>>>

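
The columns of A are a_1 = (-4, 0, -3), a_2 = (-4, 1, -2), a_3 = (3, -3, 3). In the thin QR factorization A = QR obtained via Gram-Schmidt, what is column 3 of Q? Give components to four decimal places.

e_1 = a_1/‖a_1‖ = (-4, 0, -3)/5.0000 = (-0.8000, 0.0000, -0.6000).
r_{12} = e_1·a_2 = 4.4000.
u_2 = a_2 − 4.4000·e_1 = (-0.4800, 1.0000, 0.6400).
‖u_2‖ = 1.2806, so e_2 = (-0.3748, 0.7809, 0.4998).
r_{13} = e_1·a_3 = -4.2000; r_{23} = e_2·a_3 = -1.9678.
u_3 = a_3 + 4.2000·e_1 + 1.9678·e_2 = (-1.0976, -1.4634, 1.4634).
‖u_3‖ = 2.3426, so e_3 = (-0.4685, -0.6247, 0.6247).

e_3 = (-0.4685, -0.6247, 0.6247)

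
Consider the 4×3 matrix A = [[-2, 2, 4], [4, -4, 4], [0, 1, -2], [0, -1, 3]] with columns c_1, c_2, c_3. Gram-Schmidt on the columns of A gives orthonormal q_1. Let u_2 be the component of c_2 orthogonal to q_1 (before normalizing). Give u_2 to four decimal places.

u_2 = (0.0000, 0.0000, 1.0000, -1.0000)

q_1 = c_1/‖c_1‖ = (-2, 4, 0, 0)/4.4721 = (-0.4472, 0.8944, 0.0000, 0.0000).
r_{12} = q_1·c_2 = -4.4721.
u_2 = c_2 + 4.4721·q_1 = (0.0000, 0.0000, 1.0000, -1.0000).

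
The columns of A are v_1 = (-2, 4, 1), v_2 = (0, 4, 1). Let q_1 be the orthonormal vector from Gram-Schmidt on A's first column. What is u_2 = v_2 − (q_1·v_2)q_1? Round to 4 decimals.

v_1 = (-2, 4, 1); ‖v_1‖ = 4.5826, so q_1 = (-0.4364, 0.8729, 0.2182).
q_1·v_2 = (-0.4364)·0 + 0.8729·4 + 0.2182·1 = 3.7097.
u_2 = v_2 − 3.7097·q_1 = (1.6190, 0.7619, 0.1905).

u_2 = (1.6190, 0.7619, 0.1905)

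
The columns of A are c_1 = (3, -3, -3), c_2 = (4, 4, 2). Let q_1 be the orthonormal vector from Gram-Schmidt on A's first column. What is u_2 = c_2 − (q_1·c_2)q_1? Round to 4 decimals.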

<<<

Problem description.
Restate the whole set of entries exactly.

Answer space.
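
The columns of A are a_1 = (-4, 0, -3), a_2 = (-4, 1, -2), a_3 = (3, -3, 3). In the thin QR factorization A = QR obtained via Gram-Schmidt, what is column 3 of Q? Give components to four decimal places.

e_1 = a_1/‖a_1‖ = (-4, 0, -3)/5.0000 = (-0.8000, 0.0000, -0.6000).
r_{12} = e_1·a_2 = 4.4000.
u_2 = a_2 − 4.4000·e_1 = (-0.4800, 1.0000, 0.6400).
‖u_2‖ = 1.2806, so e_2 = (-0.3748, 0.7809, 0.4998).
r_{13} = e_1·a_3 = -4.2000; r_{23} = e_2·a_3 = -1.9678.
u_3 = a_3 + 4.2000·e_1 + 1.9678·e_2 = (-1.0976, -1.4634, 1.4634).
‖u_3‖ = 2.3426, so e_3 = (-0.4685, -0.6247, 0.6247).

e_3 = (-0.4685, -0.6247, 0.6247)

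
Consider the 4×3 matrix A = [[-2, 2, 4], [4, -4, 4], [0, 1, -2], [0, -1, 3]] with columns c_1, c_2, c_3. Gram-Schmidt on the columns of A gives orthonormal q_1. Let u_2 be the component of c_2 orthogonal to q_1 (before normalizing). Give u_2 to four decimal places.

u_2 = (0.0000, 0.0000, 1.0000, -1.0000)

q_1 = c_1/‖c_1‖ = (-2, 4, 0, 0)/4.4721 = (-0.4472, 0.8944, 0.0000, 0.0000).
r_{12} = q_1·c_2 = -4.4721.
u_2 = c_2 + 4.4721·q_1 = (0.0000, 0.0000, 1.0000, -1.0000).

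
The columns of A are v_1 = (-2, 4, 1), v_2 = (0, 4, 1). Let q_1 be the orthonormal vector from Gram-Schmidt on A's first column. What is u_2 = v_2 − (q_1·v_2)q_1? Round to 4 decimals.

v_1 = (-2, 4, 1); ‖v_1‖ = 4.5826, so q_1 = (-0.4364, 0.8729, 0.2182).
q_1·v_2 = (-0.4364)·0 + 0.8729·4 + 0.2182·1 = 3.7097.
u_2 = v_2 − 3.7097·q_1 = (1.6190, 0.7619, 0.1905).

u_2 = (1.6190, 0.7619, 0.1905)

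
The columns of A are c_1 = (3, -3, -3), c_2 = (4, 4, 2). Let q_1 be the orthonormal vector from Gram-Schmidt on A's first column. What is u_2 = c_2 − (q_1·c_2)q_1? Round to 4 decimals.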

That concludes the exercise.